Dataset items
============================================================

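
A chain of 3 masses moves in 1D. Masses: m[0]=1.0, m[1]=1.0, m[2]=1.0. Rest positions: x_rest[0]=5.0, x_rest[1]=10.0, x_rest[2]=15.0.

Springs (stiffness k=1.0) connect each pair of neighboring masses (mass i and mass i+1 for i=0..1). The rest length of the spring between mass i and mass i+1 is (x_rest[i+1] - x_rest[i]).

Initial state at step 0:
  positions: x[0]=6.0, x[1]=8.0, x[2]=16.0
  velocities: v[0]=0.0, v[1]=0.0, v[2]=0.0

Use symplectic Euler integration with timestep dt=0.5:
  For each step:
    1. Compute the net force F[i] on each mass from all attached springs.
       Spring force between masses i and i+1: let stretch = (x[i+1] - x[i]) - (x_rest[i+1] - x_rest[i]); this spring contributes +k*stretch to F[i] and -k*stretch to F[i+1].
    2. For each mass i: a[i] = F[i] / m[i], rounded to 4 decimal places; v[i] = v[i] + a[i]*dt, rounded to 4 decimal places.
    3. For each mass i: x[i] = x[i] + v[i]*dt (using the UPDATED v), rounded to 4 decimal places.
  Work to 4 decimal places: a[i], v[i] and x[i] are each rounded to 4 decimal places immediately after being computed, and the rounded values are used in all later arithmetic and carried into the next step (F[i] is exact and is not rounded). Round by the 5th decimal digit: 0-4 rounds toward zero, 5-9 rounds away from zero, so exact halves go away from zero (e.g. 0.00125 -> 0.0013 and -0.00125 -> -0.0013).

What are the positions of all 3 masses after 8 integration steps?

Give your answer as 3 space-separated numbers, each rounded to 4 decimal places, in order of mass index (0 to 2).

Answer: 5.2648 9.4709 15.2648

Derivation:
Step 0: x=[6.0000 8.0000 16.0000] v=[0.0000 0.0000 0.0000]
Step 1: x=[5.2500 9.5000 15.2500] v=[-1.5000 3.0000 -1.5000]
Step 2: x=[4.3125 11.3750 14.3125] v=[-1.8750 3.7500 -1.8750]
Step 3: x=[3.8906 12.2188 13.8906] v=[-0.8438 1.6875 -0.8438]
Step 4: x=[4.3008 11.3985 14.3008] v=[0.8203 -1.6407 0.8203]
Step 5: x=[5.2354 9.5293 15.2354] v=[1.8692 -3.7384 1.8692]
Step 6: x=[5.9935 8.0132 15.9935] v=[1.5162 -3.0323 1.5162]
Step 7: x=[6.0066 7.9872 16.0066] v=[0.0261 -0.0520 0.0261]
Step 8: x=[5.2648 9.4709 15.2648] v=[-1.4836 2.9674 -1.4836]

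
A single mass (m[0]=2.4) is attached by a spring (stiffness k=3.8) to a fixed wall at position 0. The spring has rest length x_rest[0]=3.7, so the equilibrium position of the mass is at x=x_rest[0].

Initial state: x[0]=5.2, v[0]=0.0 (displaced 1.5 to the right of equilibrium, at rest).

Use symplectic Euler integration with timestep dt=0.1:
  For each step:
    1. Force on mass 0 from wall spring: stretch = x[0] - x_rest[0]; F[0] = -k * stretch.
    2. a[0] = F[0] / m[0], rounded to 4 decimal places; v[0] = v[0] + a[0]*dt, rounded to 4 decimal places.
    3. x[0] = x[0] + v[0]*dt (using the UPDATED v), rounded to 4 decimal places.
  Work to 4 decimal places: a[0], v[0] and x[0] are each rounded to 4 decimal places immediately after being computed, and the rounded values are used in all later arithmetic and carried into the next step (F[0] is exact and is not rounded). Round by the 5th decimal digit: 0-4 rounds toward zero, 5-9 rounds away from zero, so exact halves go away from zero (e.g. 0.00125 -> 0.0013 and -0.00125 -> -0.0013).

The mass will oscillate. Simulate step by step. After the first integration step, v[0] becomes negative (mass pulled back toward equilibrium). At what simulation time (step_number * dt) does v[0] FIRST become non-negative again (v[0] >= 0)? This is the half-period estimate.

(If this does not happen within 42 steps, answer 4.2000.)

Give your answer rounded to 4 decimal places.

Answer: 2.5000

Derivation:
Step 0: x=[5.2000] v=[0.0000]
Step 1: x=[5.1763] v=[-0.2375]
Step 2: x=[5.1292] v=[-0.4713]
Step 3: x=[5.0594] v=[-0.6976]
Step 4: x=[4.9681] v=[-0.9128]
Step 5: x=[4.8567] v=[-1.1136]
Step 6: x=[4.7270] v=[-1.2967]
Step 7: x=[4.5811] v=[-1.4593]
Step 8: x=[4.4212] v=[-1.5988]
Step 9: x=[4.2499] v=[-1.7130]
Step 10: x=[4.0699] v=[-1.8001]
Step 11: x=[3.8840] v=[-1.8587]
Step 12: x=[3.6952] v=[-1.8878]
Step 13: x=[3.5065] v=[-1.8870]
Step 14: x=[3.3209] v=[-1.8564]
Step 15: x=[3.1413] v=[-1.7964]
Step 16: x=[2.9705] v=[-1.7079]
Step 17: x=[2.8113] v=[-1.5924]
Step 18: x=[2.6661] v=[-1.4517]
Step 19: x=[2.5373] v=[-1.2880]
Step 20: x=[2.4269] v=[-1.1039]
Step 21: x=[2.3367] v=[-0.9023]
Step 22: x=[2.2681] v=[-0.6864]
Step 23: x=[2.2221] v=[-0.4597]
Step 24: x=[2.1995] v=[-0.2257]
Step 25: x=[2.2007] v=[0.0119]
First v>=0 after going negative at step 25, time=2.5000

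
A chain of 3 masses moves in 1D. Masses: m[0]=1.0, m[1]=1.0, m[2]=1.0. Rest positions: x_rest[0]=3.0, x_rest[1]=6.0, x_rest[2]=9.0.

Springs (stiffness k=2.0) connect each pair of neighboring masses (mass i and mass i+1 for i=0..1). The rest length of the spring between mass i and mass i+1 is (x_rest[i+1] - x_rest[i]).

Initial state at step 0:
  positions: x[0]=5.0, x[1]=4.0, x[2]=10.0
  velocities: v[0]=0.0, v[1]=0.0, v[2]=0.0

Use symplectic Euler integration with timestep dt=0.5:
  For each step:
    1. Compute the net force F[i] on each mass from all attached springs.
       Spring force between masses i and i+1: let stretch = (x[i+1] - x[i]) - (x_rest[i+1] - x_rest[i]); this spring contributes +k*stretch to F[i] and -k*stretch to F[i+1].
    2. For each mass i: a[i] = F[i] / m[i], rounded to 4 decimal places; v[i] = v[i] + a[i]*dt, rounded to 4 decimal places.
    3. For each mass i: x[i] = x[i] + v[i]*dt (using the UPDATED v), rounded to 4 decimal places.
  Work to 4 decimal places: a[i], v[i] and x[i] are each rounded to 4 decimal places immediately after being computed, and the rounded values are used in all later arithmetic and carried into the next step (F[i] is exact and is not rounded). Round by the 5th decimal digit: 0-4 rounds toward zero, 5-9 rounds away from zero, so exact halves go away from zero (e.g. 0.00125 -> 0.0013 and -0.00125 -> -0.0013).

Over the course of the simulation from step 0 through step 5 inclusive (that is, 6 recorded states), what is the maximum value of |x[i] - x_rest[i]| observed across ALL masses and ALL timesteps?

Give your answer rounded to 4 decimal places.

Answer: 3.2500

Derivation:
Step 0: x=[5.0000 4.0000 10.0000] v=[0.0000 0.0000 0.0000]
Step 1: x=[3.0000 7.5000 8.5000] v=[-4.0000 7.0000 -3.0000]
Step 2: x=[1.7500 9.2500 8.0000] v=[-2.5000 3.5000 -1.0000]
Step 3: x=[2.7500 6.6250 9.6250] v=[2.0000 -5.2500 3.2500]
Step 4: x=[4.1875 3.5625 11.2500] v=[2.8750 -6.1250 3.2500]
Step 5: x=[3.8125 4.6563 10.5313] v=[-0.7500 2.1875 -1.4375]
Max displacement = 3.2500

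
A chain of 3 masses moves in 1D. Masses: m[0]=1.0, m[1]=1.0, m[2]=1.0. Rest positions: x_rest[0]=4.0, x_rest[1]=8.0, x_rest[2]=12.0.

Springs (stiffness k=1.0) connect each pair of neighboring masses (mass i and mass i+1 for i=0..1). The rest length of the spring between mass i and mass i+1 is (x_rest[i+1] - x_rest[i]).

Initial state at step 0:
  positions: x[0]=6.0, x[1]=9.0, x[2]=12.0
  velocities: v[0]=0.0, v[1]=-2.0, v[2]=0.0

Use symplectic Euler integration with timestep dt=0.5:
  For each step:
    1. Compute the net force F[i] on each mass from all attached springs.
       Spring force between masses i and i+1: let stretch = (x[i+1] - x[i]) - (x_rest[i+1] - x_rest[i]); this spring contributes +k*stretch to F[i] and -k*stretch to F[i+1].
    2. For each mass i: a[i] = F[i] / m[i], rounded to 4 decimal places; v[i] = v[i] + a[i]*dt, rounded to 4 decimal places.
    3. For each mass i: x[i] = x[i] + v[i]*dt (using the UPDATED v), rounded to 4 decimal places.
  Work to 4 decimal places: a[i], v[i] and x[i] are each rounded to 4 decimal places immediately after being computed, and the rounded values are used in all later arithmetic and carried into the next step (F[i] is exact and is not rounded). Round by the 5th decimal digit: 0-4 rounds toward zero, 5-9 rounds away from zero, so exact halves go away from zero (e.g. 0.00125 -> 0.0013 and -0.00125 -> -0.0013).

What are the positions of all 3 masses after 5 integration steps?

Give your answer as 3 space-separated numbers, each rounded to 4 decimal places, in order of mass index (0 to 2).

Step 0: x=[6.0000 9.0000 12.0000] v=[0.0000 -2.0000 0.0000]
Step 1: x=[5.7500 8.0000 12.2500] v=[-0.5000 -2.0000 0.5000]
Step 2: x=[5.0625 7.5000 12.4375] v=[-1.3750 -1.0000 0.3750]
Step 3: x=[3.9844 7.6250 12.3906] v=[-2.1563 0.2500 -0.0938]
Step 4: x=[2.8164 8.0313 12.1523] v=[-2.3360 0.8125 -0.4766]
Step 5: x=[1.9521 8.1641 11.8838] v=[-1.7286 0.2656 -0.5371]

Answer: 1.9521 8.1641 11.8838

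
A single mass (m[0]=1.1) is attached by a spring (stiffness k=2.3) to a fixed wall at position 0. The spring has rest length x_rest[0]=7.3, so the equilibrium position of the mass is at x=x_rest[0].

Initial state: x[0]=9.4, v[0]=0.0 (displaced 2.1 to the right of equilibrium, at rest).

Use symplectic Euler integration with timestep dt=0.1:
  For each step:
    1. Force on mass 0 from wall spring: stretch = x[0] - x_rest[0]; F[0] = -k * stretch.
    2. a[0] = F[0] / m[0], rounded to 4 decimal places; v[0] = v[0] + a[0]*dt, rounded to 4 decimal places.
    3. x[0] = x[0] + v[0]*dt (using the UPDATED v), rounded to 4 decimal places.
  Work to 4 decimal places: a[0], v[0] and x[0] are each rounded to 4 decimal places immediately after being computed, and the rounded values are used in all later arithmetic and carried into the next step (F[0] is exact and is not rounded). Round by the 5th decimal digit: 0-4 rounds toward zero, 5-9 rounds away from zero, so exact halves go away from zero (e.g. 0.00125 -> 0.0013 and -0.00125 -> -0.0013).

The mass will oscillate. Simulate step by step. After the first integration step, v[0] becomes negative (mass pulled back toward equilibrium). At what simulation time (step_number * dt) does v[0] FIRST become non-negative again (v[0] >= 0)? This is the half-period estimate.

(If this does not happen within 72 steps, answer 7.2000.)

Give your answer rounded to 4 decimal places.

Answer: 2.2000

Derivation:
Step 0: x=[9.4000] v=[0.0000]
Step 1: x=[9.3561] v=[-0.4391]
Step 2: x=[9.2692] v=[-0.8690]
Step 3: x=[9.1411] v=[-1.2807]
Step 4: x=[8.9745] v=[-1.6657]
Step 5: x=[8.7729] v=[-2.0158]
Step 6: x=[8.5405] v=[-2.3238]
Step 7: x=[8.2822] v=[-2.5832]
Step 8: x=[8.0033] v=[-2.7886]
Step 9: x=[7.7097] v=[-2.9357]
Step 10: x=[7.4076] v=[-3.0214]
Step 11: x=[7.1032] v=[-3.0439]
Step 12: x=[6.8029] v=[-3.0028]
Step 13: x=[6.5130] v=[-2.8989]
Step 14: x=[6.2396] v=[-2.7344]
Step 15: x=[5.9883] v=[-2.5127]
Step 16: x=[5.7645] v=[-2.2384]
Step 17: x=[5.5728] v=[-1.9173]
Step 18: x=[5.4172] v=[-1.5562]
Step 19: x=[5.3010] v=[-1.1625]
Step 20: x=[5.2266] v=[-0.7445]
Step 21: x=[5.1955] v=[-0.3110]
Step 22: x=[5.2084] v=[0.1290]
First v>=0 after going negative at step 22, time=2.2000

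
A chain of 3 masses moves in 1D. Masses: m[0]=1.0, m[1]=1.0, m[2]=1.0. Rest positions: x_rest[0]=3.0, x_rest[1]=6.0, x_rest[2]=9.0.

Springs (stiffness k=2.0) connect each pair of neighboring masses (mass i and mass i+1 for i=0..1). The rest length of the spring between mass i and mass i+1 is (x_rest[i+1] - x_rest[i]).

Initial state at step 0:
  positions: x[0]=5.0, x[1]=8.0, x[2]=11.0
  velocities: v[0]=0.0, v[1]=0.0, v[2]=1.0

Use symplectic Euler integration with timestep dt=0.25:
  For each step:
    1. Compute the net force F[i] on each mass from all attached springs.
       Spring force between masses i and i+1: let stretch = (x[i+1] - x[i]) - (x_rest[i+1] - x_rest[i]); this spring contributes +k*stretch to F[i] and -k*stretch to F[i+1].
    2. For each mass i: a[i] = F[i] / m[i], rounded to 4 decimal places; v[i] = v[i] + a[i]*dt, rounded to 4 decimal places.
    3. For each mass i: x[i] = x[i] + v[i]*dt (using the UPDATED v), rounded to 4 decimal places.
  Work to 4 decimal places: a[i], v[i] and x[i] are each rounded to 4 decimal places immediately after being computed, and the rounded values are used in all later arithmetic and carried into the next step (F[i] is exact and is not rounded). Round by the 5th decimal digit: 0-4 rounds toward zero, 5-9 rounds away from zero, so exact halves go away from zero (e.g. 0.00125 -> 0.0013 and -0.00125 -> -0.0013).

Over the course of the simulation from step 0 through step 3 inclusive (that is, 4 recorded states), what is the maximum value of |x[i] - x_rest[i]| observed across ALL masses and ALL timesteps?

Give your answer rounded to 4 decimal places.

Answer: 2.6329

Derivation:
Step 0: x=[5.0000 8.0000 11.0000] v=[0.0000 0.0000 1.0000]
Step 1: x=[5.0000 8.0000 11.2500] v=[0.0000 0.0000 1.0000]
Step 2: x=[5.0000 8.0313 11.4688] v=[0.0000 0.1250 0.8750]
Step 3: x=[5.0039 8.1133 11.6329] v=[0.0157 0.3281 0.6563]
Max displacement = 2.6329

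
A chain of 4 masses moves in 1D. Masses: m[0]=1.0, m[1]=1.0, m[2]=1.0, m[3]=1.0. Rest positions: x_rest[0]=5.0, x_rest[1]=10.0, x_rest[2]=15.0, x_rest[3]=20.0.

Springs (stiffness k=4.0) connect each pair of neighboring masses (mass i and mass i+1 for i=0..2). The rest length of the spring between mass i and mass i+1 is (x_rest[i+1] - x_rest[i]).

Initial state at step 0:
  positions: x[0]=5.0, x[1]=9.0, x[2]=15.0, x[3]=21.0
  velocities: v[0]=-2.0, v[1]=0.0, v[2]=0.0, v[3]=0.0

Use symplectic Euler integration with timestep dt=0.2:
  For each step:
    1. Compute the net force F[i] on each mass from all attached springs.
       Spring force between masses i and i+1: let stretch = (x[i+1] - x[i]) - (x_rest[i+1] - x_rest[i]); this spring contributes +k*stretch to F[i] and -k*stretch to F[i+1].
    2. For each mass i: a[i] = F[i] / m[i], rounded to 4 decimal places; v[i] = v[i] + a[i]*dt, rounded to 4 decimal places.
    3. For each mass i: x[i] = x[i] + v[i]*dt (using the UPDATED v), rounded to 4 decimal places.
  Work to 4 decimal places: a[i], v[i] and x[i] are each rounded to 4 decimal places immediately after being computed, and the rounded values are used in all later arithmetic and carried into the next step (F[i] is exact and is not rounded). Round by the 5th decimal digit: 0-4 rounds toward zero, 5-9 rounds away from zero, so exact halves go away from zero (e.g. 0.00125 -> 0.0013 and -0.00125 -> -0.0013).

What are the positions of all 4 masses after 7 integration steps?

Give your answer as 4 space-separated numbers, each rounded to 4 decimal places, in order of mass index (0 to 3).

Answer: 4.2976 9.0342 14.6999 19.1683

Derivation:
Step 0: x=[5.0000 9.0000 15.0000 21.0000] v=[-2.0000 0.0000 0.0000 0.0000]
Step 1: x=[4.4400 9.3200 15.0000 20.8400] v=[-2.8000 1.6000 0.0000 -0.8000]
Step 2: x=[3.8608 9.7680 15.0256 20.5456] v=[-2.8960 2.2400 0.1280 -1.4720]
Step 3: x=[3.4268 10.1121 15.0932 20.1680] v=[-2.1702 1.7203 0.3379 -1.8880]
Step 4: x=[3.2624 10.1835 15.1758 19.7784] v=[-0.8220 0.3569 0.4129 -1.9478]
Step 5: x=[3.4054 9.9463 15.1960 19.4524] v=[0.7149 -1.1861 0.1011 -1.6299]
Step 6: x=[3.7949 9.5025 15.0573 19.2454] v=[1.9476 -2.2191 -0.6935 -1.0350]
Step 7: x=[4.2976 9.0342 14.6999 19.1683] v=[2.5137 -2.3413 -1.7869 -0.3855]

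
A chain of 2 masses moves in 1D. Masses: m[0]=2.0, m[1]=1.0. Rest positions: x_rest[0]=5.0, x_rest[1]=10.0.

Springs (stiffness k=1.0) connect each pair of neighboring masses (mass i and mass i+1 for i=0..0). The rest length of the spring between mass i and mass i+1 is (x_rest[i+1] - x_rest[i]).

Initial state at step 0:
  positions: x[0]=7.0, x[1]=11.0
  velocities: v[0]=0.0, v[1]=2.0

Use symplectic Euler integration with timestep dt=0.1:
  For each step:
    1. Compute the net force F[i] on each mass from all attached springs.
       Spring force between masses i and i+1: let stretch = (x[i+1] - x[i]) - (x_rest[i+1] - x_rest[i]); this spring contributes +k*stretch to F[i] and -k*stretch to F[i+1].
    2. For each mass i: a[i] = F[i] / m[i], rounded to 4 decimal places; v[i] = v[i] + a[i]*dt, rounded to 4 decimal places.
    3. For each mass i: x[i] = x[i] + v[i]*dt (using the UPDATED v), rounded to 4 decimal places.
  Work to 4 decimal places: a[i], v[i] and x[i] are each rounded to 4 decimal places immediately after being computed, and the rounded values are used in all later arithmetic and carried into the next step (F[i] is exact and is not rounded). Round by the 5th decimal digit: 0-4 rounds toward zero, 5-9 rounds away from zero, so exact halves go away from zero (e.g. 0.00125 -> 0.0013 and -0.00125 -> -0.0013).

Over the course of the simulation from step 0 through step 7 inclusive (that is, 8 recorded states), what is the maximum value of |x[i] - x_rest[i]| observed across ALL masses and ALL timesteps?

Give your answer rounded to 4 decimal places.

Step 0: x=[7.0000 11.0000] v=[0.0000 2.0000]
Step 1: x=[6.9950 11.2100] v=[-0.0500 2.1000]
Step 2: x=[6.9861 11.4279] v=[-0.0893 2.1785]
Step 3: x=[6.9744 11.6513] v=[-0.1172 2.2343]
Step 4: x=[6.9611 11.8780] v=[-0.1334 2.2666]
Step 5: x=[6.9473 12.1055] v=[-0.1376 2.2749]
Step 6: x=[6.9343 12.3314] v=[-0.1297 2.2591]
Step 7: x=[6.9233 12.5533] v=[-0.1098 2.2194]
Max displacement = 2.5533

Answer: 2.5533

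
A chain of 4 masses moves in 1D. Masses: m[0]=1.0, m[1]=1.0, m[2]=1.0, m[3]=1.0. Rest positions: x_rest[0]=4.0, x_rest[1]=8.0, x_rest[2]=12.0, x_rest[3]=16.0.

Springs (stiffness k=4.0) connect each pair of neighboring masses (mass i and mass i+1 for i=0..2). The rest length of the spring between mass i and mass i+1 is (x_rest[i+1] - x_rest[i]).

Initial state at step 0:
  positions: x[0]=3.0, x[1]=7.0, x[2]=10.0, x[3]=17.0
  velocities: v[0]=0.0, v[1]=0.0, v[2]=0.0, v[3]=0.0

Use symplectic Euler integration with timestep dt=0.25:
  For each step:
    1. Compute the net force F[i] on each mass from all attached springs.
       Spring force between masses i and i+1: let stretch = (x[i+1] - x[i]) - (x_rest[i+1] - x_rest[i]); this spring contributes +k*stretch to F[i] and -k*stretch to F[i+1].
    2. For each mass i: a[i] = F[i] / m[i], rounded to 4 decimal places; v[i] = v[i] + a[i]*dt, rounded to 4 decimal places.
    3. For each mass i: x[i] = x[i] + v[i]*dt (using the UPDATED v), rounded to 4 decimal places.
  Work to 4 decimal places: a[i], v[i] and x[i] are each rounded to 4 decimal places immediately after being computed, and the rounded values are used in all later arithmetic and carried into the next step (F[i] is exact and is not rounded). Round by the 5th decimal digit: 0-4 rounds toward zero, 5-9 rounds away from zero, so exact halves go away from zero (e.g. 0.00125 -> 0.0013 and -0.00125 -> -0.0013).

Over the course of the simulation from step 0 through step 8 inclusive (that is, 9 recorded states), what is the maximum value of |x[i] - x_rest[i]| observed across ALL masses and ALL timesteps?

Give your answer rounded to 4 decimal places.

Answer: 2.0813

Derivation:
Step 0: x=[3.0000 7.0000 10.0000 17.0000] v=[0.0000 0.0000 0.0000 0.0000]
Step 1: x=[3.0000 6.7500 11.0000 16.2500] v=[0.0000 -1.0000 4.0000 -3.0000]
Step 2: x=[2.9375 6.6250 12.2500 15.1875] v=[-0.2500 -0.5000 5.0000 -4.2500]
Step 3: x=[2.7969 6.9844 12.8281 14.3906] v=[-0.5625 1.4375 2.3125 -3.1875]
Step 4: x=[2.7032 7.7578 12.3359 14.2031] v=[-0.3750 3.0937 -1.9687 -0.7500]
Step 5: x=[2.8731 8.4121 11.1660 14.5488] v=[0.6796 2.6172 -4.6796 1.3828]
Step 6: x=[3.4278 8.3701 10.1533 15.0488] v=[2.2186 -0.1679 -4.0507 2.0000]
Step 7: x=[4.2180 7.5384 9.9187 15.3249] v=[3.1609 -3.3270 -0.9384 1.1045]
Step 8: x=[4.8383 6.4716 10.4406 15.2495] v=[2.4813 -4.2671 2.0875 -0.3017]
Max displacement = 2.0813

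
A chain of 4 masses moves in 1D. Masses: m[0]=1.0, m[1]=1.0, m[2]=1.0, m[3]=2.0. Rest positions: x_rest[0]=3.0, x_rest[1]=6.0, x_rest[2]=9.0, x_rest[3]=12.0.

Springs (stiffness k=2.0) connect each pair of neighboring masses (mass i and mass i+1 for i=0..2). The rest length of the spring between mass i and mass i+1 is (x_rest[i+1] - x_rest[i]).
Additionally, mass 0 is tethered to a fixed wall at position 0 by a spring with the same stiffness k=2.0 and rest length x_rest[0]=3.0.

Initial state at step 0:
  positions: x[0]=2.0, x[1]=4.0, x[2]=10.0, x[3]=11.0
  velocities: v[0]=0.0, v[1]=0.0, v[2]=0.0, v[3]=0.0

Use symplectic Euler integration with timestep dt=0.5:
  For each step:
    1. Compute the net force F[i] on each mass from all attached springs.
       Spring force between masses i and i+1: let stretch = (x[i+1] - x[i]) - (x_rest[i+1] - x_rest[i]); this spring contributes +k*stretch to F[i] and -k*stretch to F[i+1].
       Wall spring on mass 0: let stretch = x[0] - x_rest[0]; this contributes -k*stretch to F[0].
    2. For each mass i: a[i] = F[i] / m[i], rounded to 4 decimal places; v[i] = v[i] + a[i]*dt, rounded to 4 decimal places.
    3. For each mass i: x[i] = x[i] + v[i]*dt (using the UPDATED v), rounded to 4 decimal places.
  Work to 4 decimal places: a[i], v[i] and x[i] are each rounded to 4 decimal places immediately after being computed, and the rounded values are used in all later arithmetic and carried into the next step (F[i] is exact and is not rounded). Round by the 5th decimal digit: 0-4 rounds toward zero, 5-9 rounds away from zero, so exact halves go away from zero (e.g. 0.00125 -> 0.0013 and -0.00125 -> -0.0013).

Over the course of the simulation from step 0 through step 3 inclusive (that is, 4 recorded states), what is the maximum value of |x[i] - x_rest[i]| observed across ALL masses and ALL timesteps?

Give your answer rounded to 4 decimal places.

Answer: 2.7500

Derivation:
Step 0: x=[2.0000 4.0000 10.0000 11.0000] v=[0.0000 0.0000 0.0000 0.0000]
Step 1: x=[2.0000 6.0000 7.5000 11.5000] v=[0.0000 4.0000 -5.0000 1.0000]
Step 2: x=[3.0000 6.7500 6.2500 11.7500] v=[2.0000 1.5000 -2.5000 0.5000]
Step 3: x=[4.3750 5.3750 8.0000 11.3750] v=[2.7500 -2.7500 3.5000 -0.7500]
Max displacement = 2.7500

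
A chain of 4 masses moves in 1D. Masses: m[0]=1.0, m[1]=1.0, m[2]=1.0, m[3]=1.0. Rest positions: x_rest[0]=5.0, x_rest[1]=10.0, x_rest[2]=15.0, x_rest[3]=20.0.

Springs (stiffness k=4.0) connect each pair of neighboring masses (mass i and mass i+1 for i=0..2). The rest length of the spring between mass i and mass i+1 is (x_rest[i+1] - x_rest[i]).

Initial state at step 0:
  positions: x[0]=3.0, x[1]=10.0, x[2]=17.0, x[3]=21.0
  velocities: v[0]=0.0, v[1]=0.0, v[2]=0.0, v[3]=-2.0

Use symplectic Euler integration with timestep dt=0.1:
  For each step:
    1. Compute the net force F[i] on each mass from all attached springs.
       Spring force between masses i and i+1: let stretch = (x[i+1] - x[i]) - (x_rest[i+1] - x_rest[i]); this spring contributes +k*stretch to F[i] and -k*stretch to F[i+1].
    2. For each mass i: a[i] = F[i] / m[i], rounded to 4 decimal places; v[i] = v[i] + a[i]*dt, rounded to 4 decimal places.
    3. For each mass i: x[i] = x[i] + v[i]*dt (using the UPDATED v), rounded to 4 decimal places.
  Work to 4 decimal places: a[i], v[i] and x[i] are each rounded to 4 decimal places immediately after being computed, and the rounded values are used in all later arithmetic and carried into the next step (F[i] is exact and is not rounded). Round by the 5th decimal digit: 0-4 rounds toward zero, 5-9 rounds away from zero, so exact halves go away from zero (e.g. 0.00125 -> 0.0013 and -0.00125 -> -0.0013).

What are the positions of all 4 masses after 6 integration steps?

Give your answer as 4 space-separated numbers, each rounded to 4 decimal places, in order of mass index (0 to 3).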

============================================================

Aim of the exercise:
From the entries above, write out only the lines starting at the line that holds "positions: x[0]=5.0, x[1]=9.0, x[2]=15.0, x[3]=21.0" and ending at the line that holds "What are the positions of all 4 masses after 7", keeping both and matching them exactly.

Exercise result:
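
  positions: x[0]=5.0, x[1]=9.0, x[2]=15.0, x[3]=21.0
  velocities: v[0]=-2.0, v[1]=0.0, v[2]=0.0, v[3]=0.0

Use symplectic Euler integration with timestep dt=0.2:
  For each step:
    1. Compute the net force F[i] on each mass from all attached springs.
       Spring force between masses i and i+1: let stretch = (x[i+1] - x[i]) - (x_rest[i+1] - x_rest[i]); this spring contributes +k*stretch to F[i] and -k*stretch to F[i+1].
    2. For each mass i: a[i] = F[i] / m[i], rounded to 4 decimal places; v[i] = v[i] + a[i]*dt, rounded to 4 decimal places.
    3. For each mass i: x[i] = x[i] + v[i]*dt (using the UPDATED v), rounded to 4 decimal places.
  Work to 4 decimal places: a[i], v[i] and x[i] are each rounded to 4 decimal places immediately after being computed, and the rounded values are used in all later arithmetic and carried into the next step (F[i] is exact and is not rounded). Round by the 5th decimal digit: 0-4 rounds toward zero, 5-9 rounds away from zero, so exact halves go away from zero (e.g. 0.00125 -> 0.0013 and -0.00125 -> -0.0013).

What are the positions of all 4 masses after 7 integration steps?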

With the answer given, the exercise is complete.